#### Required action:
Among the lines below, restate word for word only those from the line with "In a workshop, a driver pulley (pulley 1) of radius 2" through the line with "Two pulleys are mounted with their centres 34", with both end lines kept.

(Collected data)
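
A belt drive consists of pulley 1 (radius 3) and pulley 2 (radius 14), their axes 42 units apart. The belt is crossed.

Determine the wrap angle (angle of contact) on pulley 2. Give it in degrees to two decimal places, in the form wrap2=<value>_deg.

crossed belt: β = asin((r1+r2)/C) = asin(17/42) = 23.8762°
wrap1 = wrap2 = π + 2β = 227.7524°

wrap2=227.75_deg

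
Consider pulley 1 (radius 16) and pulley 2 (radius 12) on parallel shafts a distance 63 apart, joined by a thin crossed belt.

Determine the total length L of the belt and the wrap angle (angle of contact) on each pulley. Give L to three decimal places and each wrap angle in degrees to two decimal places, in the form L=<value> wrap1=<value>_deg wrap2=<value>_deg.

crossed belt: β = asin((r1+r2)/C) = asin(28/63) = 26.3878°
wrap1 = wrap2 = π + 2β = 232.7756°
tangent length = C·cosβ = 56.4358
L = (r1+r2)·wrap + 2·C·cosβ = 28·4.0627 + 2·56.4358 = 226.6272

L=226.627 wrap1=232.78_deg wrap2=232.78_deg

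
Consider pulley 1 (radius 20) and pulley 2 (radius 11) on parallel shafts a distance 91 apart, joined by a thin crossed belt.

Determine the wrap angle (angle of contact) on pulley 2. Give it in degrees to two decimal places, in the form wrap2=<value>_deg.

crossed belt: β = asin((r1+r2)/C) = asin(31/91) = 19.9170°
wrap1 = wrap2 = π + 2β = 219.8341°

wrap2=219.83_deg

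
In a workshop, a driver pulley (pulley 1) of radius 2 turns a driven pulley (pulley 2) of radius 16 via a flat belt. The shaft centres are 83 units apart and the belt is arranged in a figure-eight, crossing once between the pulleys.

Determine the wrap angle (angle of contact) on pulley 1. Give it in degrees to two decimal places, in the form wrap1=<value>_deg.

wrap1=205.05_deg

crossed belt: β = asin((r1+r2)/C) = asin(18/83) = 12.5251°
wrap1 = wrap2 = π + 2β = 205.0502°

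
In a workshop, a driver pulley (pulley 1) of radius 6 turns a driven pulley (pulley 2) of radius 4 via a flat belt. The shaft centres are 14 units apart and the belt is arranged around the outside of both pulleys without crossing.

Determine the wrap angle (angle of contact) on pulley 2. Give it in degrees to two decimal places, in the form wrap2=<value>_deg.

wrap2=163.57_deg

open belt: β = asin((r2−r1)/C) = asin(-2/14) = -8.2132°
wrap1 = π − 2β = 196.4264°
wrap2 = π + 2β = 163.5736°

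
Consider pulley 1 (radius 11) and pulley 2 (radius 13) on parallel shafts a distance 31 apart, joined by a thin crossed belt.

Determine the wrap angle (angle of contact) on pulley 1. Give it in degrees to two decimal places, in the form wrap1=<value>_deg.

wrap1=281.46_deg

crossed belt: β = asin((r1+r2)/C) = asin(24/31) = 50.7320°
wrap1 = wrap2 = π + 2β = 281.4639°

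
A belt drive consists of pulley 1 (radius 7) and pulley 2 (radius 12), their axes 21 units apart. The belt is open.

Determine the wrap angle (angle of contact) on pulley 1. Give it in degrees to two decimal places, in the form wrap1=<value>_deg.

open belt: β = asin((r2−r1)/C) = asin(5/21) = 13.7741°
wrap1 = π − 2β = 152.4517°
wrap2 = π + 2β = 207.5483°

wrap1=152.45_deg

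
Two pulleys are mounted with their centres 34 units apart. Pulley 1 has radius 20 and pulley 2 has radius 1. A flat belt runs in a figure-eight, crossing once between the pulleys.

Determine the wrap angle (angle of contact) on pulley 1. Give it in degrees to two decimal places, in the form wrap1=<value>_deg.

wrap1=256.29_deg

crossed belt: β = asin((r1+r2)/C) = asin(21/34) = 38.1445°
wrap1 = wrap2 = π + 2β = 256.2890°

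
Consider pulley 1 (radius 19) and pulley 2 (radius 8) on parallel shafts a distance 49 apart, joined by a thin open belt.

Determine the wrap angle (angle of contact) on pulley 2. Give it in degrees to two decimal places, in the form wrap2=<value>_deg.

wrap2=154.05_deg

open belt: β = asin((r2−r1)/C) = asin(-11/49) = -12.9729°
wrap1 = π − 2β = 205.9458°
wrap2 = π + 2β = 154.0542°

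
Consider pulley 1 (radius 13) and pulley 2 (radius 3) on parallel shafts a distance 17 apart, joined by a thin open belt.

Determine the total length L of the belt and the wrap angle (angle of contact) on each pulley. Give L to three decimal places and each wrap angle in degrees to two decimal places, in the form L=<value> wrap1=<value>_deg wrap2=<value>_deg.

L=90.338 wrap1=252.06_deg wrap2=107.94_deg

open belt: β = asin((r2−r1)/C) = asin(-10/17) = -36.0319°
wrap1 = π − 2β = 252.0638°
wrap2 = π + 2β = 107.9362°
tangent length = C·cosβ = 13.7477
L = r1·wrap1 + r2·wrap2 + 2·C·cosβ = 13·4.3993 + 3·1.8838 + 2·13.7477 = 90.3384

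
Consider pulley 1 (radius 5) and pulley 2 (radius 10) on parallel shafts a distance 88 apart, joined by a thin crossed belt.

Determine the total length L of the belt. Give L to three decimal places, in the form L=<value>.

crossed belt: β = asin((r1+r2)/C) = asin(15/88) = 9.8142°
wrap1 = wrap2 = π + 2β = 199.6285°
tangent length = C·cosβ = 86.7122
L = (r1+r2)·wrap + 2·C·cosβ = 15·3.4842 + 2·86.7122 = 225.6870

L=225.687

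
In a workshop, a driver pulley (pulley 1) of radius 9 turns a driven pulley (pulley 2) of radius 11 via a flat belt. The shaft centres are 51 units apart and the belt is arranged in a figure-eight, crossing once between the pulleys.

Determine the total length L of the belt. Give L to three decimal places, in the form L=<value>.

L=172.780

crossed belt: β = asin((r1+r2)/C) = asin(20/51) = 23.0888°
wrap1 = wrap2 = π + 2β = 226.1775°
tangent length = C·cosβ = 46.9148
L = (r1+r2)·wrap + 2·C·cosβ = 20·3.9475 + 2·46.9148 = 172.7805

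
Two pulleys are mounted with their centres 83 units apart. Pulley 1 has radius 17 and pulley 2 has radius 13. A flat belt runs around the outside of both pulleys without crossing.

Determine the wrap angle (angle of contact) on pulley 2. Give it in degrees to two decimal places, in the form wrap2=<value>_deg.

wrap2=174.48_deg

open belt: β = asin((r2−r1)/C) = asin(-4/83) = -2.7623°
wrap1 = π − 2β = 185.5246°
wrap2 = π + 2β = 174.4754°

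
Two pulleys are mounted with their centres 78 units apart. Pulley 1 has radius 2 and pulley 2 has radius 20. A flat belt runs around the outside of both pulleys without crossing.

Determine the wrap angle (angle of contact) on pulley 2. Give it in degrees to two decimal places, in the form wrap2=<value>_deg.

wrap2=206.68_deg

open belt: β = asin((r2−r1)/C) = asin(18/78) = 13.3424°
wrap1 = π − 2β = 153.3153°
wrap2 = π + 2β = 206.6847°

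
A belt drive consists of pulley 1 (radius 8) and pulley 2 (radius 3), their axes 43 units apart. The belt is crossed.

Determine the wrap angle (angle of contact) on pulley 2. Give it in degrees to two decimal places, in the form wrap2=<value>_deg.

crossed belt: β = asin((r1+r2)/C) = asin(11/43) = 14.8218°
wrap1 = wrap2 = π + 2β = 209.6436°

wrap2=209.64_deg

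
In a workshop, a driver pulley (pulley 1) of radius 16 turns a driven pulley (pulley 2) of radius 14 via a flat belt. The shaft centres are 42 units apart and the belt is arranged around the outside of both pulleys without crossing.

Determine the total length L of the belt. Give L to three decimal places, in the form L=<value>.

open belt: β = asin((r2−r1)/C) = asin(-2/42) = -2.7294°
wrap1 = π − 2β = 185.4588°
wrap2 = π + 2β = 174.5412°
tangent length = C·cosβ = 41.9524
L = r1·wrap1 + r2·wrap2 + 2·C·cosβ = 16·3.2369 + 14·3.0463 + 2·41.9524 = 178.3430

L=178.343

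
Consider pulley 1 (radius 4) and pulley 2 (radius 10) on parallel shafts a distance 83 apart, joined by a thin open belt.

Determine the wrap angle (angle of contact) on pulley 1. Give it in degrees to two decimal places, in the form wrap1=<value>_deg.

wrap1=171.71_deg

open belt: β = asin((r2−r1)/C) = asin(6/83) = 4.1455°
wrap1 = π − 2β = 171.7090°
wrap2 = π + 2β = 188.2910°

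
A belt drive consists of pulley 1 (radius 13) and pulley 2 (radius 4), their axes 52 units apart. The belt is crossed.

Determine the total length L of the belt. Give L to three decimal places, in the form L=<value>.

crossed belt: β = asin((r1+r2)/C) = asin(17/52) = 19.0821°
wrap1 = wrap2 = π + 2β = 218.1642°
tangent length = C·cosβ = 49.1426
L = (r1+r2)·wrap + 2·C·cosβ = 17·3.8077 + 2·49.1426 = 163.0159

L=163.016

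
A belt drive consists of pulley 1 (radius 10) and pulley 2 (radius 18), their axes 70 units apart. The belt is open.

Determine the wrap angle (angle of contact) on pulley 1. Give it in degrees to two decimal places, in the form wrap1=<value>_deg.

open belt: β = asin((r2−r1)/C) = asin(8/70) = 6.5624°
wrap1 = π − 2β = 166.8751°
wrap2 = π + 2β = 193.1249°

wrap1=166.88_deg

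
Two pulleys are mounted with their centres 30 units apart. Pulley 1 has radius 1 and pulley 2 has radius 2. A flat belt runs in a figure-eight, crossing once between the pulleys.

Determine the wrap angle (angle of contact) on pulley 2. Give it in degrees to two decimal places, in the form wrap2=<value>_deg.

wrap2=191.48_deg

crossed belt: β = asin((r1+r2)/C) = asin(3/30) = 5.7392°
wrap1 = wrap2 = π + 2β = 191.4783°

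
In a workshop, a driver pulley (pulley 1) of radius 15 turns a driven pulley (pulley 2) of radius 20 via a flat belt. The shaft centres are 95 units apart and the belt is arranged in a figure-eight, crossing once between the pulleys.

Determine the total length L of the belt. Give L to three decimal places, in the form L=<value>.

crossed belt: β = asin((r1+r2)/C) = asin(35/95) = 21.6183°
wrap1 = wrap2 = π + 2β = 223.2365°
tangent length = C·cosβ = 88.3176
L = (r1+r2)·wrap + 2·C·cosβ = 35·3.8962 + 2·88.3176 = 313.0027

L=313.003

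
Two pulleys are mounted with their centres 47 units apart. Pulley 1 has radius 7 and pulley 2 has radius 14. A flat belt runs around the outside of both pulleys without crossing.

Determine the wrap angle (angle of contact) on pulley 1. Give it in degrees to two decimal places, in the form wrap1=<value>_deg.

open belt: β = asin((r2−r1)/C) = asin(7/47) = 8.5653°
wrap1 = π − 2β = 162.8694°
wrap2 = π + 2β = 197.1306°

wrap1=162.87_deg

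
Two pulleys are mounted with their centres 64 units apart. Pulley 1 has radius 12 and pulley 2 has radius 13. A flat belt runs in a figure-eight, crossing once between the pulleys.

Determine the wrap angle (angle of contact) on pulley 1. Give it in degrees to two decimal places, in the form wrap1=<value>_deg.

wrap1=225.99_deg

crossed belt: β = asin((r1+r2)/C) = asin(25/64) = 22.9934°
wrap1 = wrap2 = π + 2β = 225.9868°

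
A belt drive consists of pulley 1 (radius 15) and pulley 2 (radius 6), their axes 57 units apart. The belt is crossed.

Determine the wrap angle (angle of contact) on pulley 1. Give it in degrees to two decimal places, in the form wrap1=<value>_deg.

crossed belt: β = asin((r1+r2)/C) = asin(21/57) = 21.6183°
wrap1 = wrap2 = π + 2β = 223.2365°

wrap1=223.24_deg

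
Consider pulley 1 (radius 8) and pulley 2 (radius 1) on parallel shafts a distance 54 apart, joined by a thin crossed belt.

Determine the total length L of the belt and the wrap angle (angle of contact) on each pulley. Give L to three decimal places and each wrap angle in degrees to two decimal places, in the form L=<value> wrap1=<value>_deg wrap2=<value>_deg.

L=137.778 wrap1=199.19_deg wrap2=199.19_deg

crossed belt: β = asin((r1+r2)/C) = asin(9/54) = 9.5941°
wrap1 = wrap2 = π + 2β = 199.1881°
tangent length = C·cosβ = 53.2447
L = (r1+r2)·wrap + 2·C·cosβ = 9·3.4765 + 2·53.2447 = 137.7778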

#### The completed task:
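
In a workshop, a driver pulley (pulley 1) of radius 2 turns a driven pulley (pulley 2) of radius 16 via a flat belt. The shaft centres are 83 units apart and the belt is arranged in a figure-eight, crossing once between the pulleys.

Determine the wrap angle (angle of contact) on pulley 1. Give it in degrees to two decimal places, in the form wrap1=<value>_deg.

wrap1=205.05_deg

crossed belt: β = asin((r1+r2)/C) = asin(18/83) = 12.5251°
wrap1 = wrap2 = π + 2β = 205.0502°

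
In a workshop, a driver pulley (pulley 1) of radius 6 turns a driven pulley (pulley 2) of radius 4 via a flat belt. The shaft centres are 14 units apart and the belt is arranged around the outside of both pulleys without crossing.

Determine the wrap angle (angle of contact) on pulley 2. Give it in degrees to two decimal places, in the form wrap2=<value>_deg.

wrap2=163.57_deg

open belt: β = asin((r2−r1)/C) = asin(-2/14) = -8.2132°
wrap1 = π − 2β = 196.4264°
wrap2 = π + 2β = 163.5736°

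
Consider pulley 1 (radius 11) and pulley 2 (radius 13) on parallel shafts a distance 31 apart, joined by a thin crossed belt.

Determine the wrap angle (angle of contact) on pulley 1. Give it in degrees to two decimal places, in the form wrap1=<value>_deg.

wrap1=281.46_deg

crossed belt: β = asin((r1+r2)/C) = asin(24/31) = 50.7320°
wrap1 = wrap2 = π + 2β = 281.4639°

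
A belt drive consists of pulley 1 (radius 7) and pulley 2 (radius 12), their axes 21 units apart. The belt is open.

Determine the wrap angle (angle of contact) on pulley 1. Give it in degrees to two decimal places, in the form wrap1=<value>_deg.

open belt: β = asin((r2−r1)/C) = asin(5/21) = 13.7741°
wrap1 = π − 2β = 152.4517°
wrap2 = π + 2β = 207.5483°

wrap1=152.45_deg

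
Two pulleys are mounted with their centres 34 units apart. Pulley 1 has radius 20 and pulley 2 has radius 1. A flat belt runs in a figure-eight, crossing once between the pulleys.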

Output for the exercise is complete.